### TASK BRIEF:
Return the records below from the line containing "(r - 7)*(r - 4)*(r" onward, exactly, through and including the last line.

### DATA SECTION:

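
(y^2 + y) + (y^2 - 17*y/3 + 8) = 2*y^2 - 14*y/3 + 8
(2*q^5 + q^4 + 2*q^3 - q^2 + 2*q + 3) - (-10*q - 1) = 2*q^5 + q^4 + 2*q^3 - q^2 + 12*q + 4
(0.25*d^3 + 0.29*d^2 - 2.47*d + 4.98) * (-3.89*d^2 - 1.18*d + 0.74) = -0.9725*d^5 - 1.4231*d^4 + 9.4511*d^3 - 16.243*d^2 - 7.7042*d + 3.6852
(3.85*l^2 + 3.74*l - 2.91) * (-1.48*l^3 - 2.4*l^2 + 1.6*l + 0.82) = -5.698*l^5 - 14.7752*l^4 + 1.4908*l^3 + 16.125*l^2 - 1.5892*l - 2.3862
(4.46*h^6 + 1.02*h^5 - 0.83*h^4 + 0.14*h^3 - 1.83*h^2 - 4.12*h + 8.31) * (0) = 0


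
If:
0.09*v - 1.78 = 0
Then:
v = 19.78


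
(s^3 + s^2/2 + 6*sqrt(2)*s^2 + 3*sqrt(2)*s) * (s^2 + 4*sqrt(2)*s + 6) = s^5 + s^4/2 + 10*sqrt(2)*s^4 + 5*sqrt(2)*s^3 + 54*s^3 + 27*s^2 + 36*sqrt(2)*s^2 + 18*sqrt(2)*s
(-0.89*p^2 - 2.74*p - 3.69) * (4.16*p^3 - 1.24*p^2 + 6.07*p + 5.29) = -3.7024*p^5 - 10.2948*p^4 - 17.3551*p^3 - 16.7643*p^2 - 36.8929*p - 19.5201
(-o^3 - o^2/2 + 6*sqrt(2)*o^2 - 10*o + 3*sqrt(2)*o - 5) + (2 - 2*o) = -o^3 - o^2/2 + 6*sqrt(2)*o^2 - 12*o + 3*sqrt(2)*o - 3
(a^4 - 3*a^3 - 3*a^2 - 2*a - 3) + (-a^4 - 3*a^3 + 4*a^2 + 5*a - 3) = -6*a^3 + a^2 + 3*a - 6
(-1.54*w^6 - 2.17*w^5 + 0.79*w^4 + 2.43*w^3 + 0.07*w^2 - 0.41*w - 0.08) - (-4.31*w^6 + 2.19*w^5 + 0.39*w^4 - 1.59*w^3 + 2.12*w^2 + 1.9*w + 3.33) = 2.77*w^6 - 4.36*w^5 + 0.4*w^4 + 4.02*w^3 - 2.05*w^2 - 2.31*w - 3.41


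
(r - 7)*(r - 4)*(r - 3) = r^3 - 14*r^2 + 61*r - 84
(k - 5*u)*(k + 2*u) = k^2 - 3*k*u - 10*u^2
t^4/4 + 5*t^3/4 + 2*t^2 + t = t*(t/2 + 1/2)*(t/2 + 1)*(t + 2)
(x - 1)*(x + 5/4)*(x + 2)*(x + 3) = x^4 + 21*x^3/4 + 6*x^2 - 19*x/4 - 15/2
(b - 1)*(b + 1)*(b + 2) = b^3 + 2*b^2 - b - 2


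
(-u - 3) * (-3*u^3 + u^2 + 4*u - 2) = 3*u^4 + 8*u^3 - 7*u^2 - 10*u + 6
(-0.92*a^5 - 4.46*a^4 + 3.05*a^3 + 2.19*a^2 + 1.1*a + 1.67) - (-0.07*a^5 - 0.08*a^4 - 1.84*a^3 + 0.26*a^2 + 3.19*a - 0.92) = -0.85*a^5 - 4.38*a^4 + 4.89*a^3 + 1.93*a^2 - 2.09*a + 2.59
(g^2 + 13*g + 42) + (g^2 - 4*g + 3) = 2*g^2 + 9*g + 45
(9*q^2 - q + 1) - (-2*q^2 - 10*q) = 11*q^2 + 9*q + 1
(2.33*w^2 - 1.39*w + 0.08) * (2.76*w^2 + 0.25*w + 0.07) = 6.4308*w^4 - 3.2539*w^3 + 0.0364*w^2 - 0.0773*w + 0.0056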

### FINISHED EXERCISE:
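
(r - 7)*(r - 4)*(r - 3) = r^3 - 14*r^2 + 61*r - 84
(k - 5*u)*(k + 2*u) = k^2 - 3*k*u - 10*u^2
t^4/4 + 5*t^3/4 + 2*t^2 + t = t*(t/2 + 1/2)*(t/2 + 1)*(t + 2)
(x - 1)*(x + 5/4)*(x + 2)*(x + 3) = x^4 + 21*x^3/4 + 6*x^2 - 19*x/4 - 15/2
(b - 1)*(b + 1)*(b + 2) = b^3 + 2*b^2 - b - 2


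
(-u - 3) * (-3*u^3 + u^2 + 4*u - 2) = 3*u^4 + 8*u^3 - 7*u^2 - 10*u + 6
(-0.92*a^5 - 4.46*a^4 + 3.05*a^3 + 2.19*a^2 + 1.1*a + 1.67) - (-0.07*a^5 - 0.08*a^4 - 1.84*a^3 + 0.26*a^2 + 3.19*a - 0.92) = -0.85*a^5 - 4.38*a^4 + 4.89*a^3 + 1.93*a^2 - 2.09*a + 2.59
(g^2 + 13*g + 42) + (g^2 - 4*g + 3) = 2*g^2 + 9*g + 45
(9*q^2 - q + 1) - (-2*q^2 - 10*q) = 11*q^2 + 9*q + 1
(2.33*w^2 - 1.39*w + 0.08) * (2.76*w^2 + 0.25*w + 0.07) = 6.4308*w^4 - 3.2539*w^3 + 0.0364*w^2 - 0.0773*w + 0.0056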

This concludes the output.